Try it => Read the records below and report each line in which "pushes" occurs.

[Saved data entries]
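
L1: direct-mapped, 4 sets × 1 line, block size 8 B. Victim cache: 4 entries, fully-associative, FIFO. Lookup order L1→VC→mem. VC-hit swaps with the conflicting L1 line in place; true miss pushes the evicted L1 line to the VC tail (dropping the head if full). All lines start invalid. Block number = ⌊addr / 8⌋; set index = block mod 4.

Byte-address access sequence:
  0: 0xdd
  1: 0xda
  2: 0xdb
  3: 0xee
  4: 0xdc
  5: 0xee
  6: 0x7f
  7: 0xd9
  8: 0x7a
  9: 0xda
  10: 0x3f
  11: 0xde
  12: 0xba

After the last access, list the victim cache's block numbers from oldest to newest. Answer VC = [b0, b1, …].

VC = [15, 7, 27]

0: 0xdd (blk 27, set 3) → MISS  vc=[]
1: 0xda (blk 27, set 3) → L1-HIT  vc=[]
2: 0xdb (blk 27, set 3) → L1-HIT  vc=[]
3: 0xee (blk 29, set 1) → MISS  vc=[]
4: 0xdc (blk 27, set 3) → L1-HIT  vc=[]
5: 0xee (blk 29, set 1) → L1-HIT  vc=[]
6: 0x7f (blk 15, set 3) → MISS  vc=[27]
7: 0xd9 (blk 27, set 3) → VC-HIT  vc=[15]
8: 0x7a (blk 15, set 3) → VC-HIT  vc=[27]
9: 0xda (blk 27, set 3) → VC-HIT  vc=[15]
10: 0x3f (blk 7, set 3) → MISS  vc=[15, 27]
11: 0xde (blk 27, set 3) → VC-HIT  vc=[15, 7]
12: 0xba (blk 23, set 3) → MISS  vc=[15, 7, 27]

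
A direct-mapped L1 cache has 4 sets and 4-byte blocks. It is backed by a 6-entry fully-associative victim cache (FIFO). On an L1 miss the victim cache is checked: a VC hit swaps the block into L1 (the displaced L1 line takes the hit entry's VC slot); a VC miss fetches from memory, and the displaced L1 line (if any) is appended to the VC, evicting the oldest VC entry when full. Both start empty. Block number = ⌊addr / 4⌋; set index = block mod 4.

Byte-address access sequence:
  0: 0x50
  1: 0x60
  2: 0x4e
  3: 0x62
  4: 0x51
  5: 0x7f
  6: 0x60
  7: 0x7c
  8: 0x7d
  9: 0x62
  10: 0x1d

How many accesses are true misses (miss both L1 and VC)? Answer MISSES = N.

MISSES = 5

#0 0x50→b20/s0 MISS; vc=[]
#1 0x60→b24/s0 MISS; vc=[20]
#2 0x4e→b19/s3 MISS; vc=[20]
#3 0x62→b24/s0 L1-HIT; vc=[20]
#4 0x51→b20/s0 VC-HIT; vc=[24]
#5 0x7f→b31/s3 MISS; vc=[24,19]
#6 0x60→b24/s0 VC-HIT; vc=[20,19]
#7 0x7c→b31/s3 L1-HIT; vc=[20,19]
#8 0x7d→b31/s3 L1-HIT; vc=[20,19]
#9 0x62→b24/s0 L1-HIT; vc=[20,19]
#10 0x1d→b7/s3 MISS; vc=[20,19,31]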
---
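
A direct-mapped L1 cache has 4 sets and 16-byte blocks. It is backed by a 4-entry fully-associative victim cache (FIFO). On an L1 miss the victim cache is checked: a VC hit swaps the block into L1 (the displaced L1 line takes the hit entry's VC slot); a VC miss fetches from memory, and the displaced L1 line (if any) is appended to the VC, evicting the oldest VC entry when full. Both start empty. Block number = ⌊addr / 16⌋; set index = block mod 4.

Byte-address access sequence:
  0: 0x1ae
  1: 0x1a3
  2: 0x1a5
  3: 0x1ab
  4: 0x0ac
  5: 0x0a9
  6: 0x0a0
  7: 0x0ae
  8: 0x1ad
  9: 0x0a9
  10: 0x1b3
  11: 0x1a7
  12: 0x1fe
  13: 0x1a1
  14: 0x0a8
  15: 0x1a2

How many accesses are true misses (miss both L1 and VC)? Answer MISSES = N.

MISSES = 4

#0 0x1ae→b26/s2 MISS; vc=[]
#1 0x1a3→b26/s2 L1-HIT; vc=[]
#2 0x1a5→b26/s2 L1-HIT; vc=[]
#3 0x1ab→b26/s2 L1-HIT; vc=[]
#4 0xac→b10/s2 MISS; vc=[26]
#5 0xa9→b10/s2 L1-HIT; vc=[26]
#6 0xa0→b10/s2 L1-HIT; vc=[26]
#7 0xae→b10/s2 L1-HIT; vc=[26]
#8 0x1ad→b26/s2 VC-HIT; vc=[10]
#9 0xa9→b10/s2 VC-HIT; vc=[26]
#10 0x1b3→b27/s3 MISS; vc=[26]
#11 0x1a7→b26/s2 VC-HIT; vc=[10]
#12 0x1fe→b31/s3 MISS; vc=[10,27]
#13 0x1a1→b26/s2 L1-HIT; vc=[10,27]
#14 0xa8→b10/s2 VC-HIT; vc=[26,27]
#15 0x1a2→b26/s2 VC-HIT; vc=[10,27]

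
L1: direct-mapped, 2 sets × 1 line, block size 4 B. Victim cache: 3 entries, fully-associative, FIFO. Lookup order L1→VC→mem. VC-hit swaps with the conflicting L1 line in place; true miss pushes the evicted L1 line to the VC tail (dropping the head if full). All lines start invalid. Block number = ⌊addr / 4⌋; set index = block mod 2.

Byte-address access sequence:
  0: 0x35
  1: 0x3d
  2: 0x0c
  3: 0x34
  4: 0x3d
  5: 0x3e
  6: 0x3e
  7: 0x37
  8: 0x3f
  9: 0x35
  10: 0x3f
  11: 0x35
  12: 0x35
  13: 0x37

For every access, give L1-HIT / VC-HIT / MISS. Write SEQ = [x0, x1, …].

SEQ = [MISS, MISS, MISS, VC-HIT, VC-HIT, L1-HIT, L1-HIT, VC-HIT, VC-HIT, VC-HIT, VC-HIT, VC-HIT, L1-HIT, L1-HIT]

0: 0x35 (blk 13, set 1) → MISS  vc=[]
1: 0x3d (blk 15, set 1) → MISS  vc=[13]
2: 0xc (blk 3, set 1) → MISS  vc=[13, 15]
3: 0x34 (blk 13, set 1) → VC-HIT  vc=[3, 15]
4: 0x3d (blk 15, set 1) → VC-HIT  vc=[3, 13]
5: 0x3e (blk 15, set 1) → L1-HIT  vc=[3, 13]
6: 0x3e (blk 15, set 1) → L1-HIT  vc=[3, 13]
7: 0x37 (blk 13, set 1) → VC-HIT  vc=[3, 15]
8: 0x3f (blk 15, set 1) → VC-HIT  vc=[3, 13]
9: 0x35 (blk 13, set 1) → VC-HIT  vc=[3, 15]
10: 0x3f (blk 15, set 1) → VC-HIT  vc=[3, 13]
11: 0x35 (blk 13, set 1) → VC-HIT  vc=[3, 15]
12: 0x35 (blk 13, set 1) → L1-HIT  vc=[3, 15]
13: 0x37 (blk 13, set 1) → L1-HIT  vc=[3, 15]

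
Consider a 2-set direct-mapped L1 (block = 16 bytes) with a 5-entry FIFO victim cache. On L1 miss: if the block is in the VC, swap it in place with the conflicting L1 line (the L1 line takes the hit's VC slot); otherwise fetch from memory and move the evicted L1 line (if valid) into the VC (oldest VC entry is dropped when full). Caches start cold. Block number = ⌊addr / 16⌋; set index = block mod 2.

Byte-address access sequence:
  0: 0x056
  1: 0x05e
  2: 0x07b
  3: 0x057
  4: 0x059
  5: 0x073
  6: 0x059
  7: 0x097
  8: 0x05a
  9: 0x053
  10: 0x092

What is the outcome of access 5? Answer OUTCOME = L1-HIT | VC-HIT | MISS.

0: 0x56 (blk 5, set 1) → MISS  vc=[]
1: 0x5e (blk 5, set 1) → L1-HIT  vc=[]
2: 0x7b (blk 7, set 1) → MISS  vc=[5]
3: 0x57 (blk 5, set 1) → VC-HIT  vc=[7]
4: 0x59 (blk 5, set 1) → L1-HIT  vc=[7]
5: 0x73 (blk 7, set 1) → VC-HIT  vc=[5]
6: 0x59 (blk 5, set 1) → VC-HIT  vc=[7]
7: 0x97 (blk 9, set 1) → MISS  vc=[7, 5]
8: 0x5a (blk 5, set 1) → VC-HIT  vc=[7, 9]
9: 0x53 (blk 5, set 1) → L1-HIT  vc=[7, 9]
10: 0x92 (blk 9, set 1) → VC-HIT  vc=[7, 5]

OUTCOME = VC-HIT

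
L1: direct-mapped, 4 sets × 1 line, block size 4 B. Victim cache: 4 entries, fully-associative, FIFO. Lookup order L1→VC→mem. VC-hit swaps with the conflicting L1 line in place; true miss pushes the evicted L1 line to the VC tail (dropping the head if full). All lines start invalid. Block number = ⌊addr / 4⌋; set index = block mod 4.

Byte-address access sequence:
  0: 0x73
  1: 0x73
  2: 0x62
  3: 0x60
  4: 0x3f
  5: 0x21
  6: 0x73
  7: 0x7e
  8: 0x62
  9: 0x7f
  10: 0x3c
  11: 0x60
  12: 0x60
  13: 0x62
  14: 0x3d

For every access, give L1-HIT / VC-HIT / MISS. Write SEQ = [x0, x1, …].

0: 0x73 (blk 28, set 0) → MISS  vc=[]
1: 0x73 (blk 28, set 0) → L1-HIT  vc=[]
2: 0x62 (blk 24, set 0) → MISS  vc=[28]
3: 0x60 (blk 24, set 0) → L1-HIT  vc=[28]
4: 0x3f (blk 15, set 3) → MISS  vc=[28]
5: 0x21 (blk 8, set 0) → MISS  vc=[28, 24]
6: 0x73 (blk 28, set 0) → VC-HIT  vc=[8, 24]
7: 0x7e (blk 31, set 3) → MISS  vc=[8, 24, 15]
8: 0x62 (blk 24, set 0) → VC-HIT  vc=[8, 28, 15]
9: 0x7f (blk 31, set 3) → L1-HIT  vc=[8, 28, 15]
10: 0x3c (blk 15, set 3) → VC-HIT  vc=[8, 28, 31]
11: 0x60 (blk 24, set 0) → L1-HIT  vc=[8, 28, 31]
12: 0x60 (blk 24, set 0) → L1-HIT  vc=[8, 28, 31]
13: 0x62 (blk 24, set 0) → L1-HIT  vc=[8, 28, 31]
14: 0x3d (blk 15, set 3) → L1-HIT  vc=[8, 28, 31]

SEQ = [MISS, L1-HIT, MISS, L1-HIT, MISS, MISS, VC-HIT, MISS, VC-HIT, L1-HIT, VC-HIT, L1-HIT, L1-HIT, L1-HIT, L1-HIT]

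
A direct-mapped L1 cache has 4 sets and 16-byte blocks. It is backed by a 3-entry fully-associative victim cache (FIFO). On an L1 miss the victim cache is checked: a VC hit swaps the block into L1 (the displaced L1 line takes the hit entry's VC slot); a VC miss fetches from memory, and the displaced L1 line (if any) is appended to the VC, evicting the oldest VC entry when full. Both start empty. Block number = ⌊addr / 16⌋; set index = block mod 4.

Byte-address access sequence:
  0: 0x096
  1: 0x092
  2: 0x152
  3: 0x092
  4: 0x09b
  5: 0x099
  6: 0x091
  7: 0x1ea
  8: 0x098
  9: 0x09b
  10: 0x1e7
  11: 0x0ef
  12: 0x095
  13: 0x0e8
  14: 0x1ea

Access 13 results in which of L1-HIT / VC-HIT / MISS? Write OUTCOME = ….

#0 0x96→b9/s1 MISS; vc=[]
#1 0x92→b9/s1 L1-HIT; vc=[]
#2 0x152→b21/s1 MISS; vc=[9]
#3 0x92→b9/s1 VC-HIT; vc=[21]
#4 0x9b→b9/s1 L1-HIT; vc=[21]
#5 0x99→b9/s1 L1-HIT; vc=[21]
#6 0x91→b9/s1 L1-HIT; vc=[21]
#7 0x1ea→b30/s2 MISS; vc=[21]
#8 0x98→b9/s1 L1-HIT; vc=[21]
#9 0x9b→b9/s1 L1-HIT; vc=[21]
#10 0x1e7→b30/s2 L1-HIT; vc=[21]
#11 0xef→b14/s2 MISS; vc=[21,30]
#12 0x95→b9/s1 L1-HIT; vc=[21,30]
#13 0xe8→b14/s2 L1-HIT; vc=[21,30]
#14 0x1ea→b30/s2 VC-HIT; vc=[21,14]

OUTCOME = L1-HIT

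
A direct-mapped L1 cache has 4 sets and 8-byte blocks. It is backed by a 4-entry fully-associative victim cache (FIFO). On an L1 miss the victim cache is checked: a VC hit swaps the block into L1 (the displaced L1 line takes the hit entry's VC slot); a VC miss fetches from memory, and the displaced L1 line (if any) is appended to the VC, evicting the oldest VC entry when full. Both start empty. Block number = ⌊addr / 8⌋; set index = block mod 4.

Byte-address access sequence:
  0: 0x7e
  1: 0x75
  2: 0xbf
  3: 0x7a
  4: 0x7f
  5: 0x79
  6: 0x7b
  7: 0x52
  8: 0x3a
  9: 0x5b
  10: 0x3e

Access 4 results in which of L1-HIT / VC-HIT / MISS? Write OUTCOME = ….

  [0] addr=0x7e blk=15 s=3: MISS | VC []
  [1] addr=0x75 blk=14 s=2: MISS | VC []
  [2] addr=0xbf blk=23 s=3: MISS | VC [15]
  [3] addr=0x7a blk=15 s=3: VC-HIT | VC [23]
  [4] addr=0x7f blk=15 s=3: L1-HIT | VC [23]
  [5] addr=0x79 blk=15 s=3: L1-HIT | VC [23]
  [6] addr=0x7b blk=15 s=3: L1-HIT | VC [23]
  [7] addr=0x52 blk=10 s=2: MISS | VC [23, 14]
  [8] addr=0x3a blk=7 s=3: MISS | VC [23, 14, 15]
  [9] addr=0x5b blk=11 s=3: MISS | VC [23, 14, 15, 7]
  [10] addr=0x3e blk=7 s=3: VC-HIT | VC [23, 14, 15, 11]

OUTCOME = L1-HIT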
...
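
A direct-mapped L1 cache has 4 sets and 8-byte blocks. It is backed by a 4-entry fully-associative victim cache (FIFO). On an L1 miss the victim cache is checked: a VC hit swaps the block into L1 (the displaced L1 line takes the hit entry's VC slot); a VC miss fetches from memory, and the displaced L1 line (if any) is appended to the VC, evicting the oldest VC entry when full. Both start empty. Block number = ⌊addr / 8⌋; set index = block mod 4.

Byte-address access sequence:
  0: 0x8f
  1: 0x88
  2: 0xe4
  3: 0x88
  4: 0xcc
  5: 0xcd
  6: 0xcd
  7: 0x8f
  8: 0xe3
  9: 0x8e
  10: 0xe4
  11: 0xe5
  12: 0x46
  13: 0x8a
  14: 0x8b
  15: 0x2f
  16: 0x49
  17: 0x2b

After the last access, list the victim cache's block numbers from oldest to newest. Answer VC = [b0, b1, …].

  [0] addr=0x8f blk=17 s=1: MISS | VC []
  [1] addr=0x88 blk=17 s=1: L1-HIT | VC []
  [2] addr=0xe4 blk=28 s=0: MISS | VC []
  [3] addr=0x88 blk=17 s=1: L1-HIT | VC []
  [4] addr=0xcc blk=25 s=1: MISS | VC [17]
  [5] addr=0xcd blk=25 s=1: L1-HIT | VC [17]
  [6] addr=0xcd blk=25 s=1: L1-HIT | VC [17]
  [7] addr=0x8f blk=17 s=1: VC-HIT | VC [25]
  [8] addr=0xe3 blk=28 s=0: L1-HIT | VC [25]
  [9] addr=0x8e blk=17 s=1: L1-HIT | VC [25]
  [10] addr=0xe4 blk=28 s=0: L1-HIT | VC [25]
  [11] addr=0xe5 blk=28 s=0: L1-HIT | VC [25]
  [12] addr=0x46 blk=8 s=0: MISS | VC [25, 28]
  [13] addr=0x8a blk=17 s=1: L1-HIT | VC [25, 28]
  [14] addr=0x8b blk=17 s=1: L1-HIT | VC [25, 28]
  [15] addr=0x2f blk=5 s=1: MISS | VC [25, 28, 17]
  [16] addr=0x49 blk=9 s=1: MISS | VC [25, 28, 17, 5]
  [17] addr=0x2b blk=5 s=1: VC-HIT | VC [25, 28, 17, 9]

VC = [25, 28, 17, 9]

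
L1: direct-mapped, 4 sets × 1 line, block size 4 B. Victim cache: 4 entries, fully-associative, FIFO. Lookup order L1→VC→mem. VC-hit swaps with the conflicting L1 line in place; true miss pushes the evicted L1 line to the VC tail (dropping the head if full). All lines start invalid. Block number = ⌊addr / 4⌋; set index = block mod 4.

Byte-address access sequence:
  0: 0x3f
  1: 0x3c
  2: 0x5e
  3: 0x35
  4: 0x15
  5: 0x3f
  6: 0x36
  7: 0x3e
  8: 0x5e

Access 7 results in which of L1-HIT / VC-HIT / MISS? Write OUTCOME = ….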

Solution below =>
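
L1: direct-mapped, 4 sets × 1 line, block size 8 B. Victim cache: 4 entries, fully-associative, FIFO. Lookup order L1→VC→mem. VC-hit swaps with the conflicting L1 line in place; true miss pushes the evicted L1 line to the VC tail (dropping the head if full). All lines start invalid. Block number = ⌊addr / 8⌋; set index = block mod 4.
L1: direct-mapped, 2 sets × 1 line, block size 4 B. Victim cache: 3 entries, fully-associative, FIFO. Lookup order L1→VC→mem. VC-hit swaps with the conflicting L1 line in place; true miss pushes the evicted L1 line to the VC tail (dropping the head if full). All lines start invalid. Block number = ⌊addr / 4⌋; set index = block mod 2.
L1: direct-mapped, 4 sets × 1 line, block size 4 B. Victim cache: 4 entries, fully-associative, FIFO. Lookup order L1→VC→mem. VC-hit swaps with the conflicting L1 line in place; true miss pushes the evicted L1 line to the VC tail (dropping the head if full). All lines start invalid. Block number = ⌊addr / 4⌋; set index = block mod 4.
L1: direct-mapped, 4 sets × 1 line, block size 4 B. Victim cache: 4 entries, fully-associative, FIFO. Lookup order L1→VC→mem. VC-hit swaps with the conflicting L1 line in place; true miss pushes the evicted L1 line to the VC tail (dropping the head if full). All lines start invalid. Block number = ⌊addr / 4⌋; set index = block mod 4.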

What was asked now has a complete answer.